For the material that follows, work out how many lines hold the word "translate" and answer only with the number.

§ **RECORDS SHOWN**
* * * * *
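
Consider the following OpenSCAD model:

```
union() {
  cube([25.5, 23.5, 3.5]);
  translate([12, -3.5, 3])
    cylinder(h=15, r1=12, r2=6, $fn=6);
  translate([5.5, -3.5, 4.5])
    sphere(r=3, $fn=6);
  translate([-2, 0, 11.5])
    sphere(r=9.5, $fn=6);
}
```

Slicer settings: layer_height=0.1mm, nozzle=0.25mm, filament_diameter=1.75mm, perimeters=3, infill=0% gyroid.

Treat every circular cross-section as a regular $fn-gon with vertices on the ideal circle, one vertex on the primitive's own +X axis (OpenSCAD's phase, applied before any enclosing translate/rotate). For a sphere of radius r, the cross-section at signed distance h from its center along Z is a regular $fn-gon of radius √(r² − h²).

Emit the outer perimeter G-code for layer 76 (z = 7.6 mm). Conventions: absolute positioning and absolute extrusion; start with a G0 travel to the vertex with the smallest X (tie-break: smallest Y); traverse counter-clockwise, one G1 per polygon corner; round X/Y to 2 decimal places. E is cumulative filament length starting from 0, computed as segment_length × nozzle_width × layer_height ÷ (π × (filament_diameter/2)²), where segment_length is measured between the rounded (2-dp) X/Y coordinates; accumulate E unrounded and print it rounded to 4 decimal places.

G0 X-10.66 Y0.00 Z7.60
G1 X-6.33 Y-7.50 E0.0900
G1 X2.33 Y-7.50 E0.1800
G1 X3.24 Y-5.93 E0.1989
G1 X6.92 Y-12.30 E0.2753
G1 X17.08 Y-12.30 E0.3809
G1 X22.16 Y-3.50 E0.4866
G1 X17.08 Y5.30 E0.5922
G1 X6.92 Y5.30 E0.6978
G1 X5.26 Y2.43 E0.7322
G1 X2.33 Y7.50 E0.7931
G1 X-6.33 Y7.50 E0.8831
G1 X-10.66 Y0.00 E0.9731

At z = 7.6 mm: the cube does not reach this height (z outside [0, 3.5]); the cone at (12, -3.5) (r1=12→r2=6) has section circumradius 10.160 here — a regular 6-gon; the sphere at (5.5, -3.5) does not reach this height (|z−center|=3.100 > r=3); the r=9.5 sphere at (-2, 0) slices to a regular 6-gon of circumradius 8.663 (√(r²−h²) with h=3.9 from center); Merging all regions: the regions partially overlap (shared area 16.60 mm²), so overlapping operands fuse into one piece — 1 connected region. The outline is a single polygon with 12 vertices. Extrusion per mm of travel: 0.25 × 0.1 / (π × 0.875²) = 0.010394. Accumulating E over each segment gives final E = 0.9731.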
* * * * *
§ **REPLY TO THE TASK**
4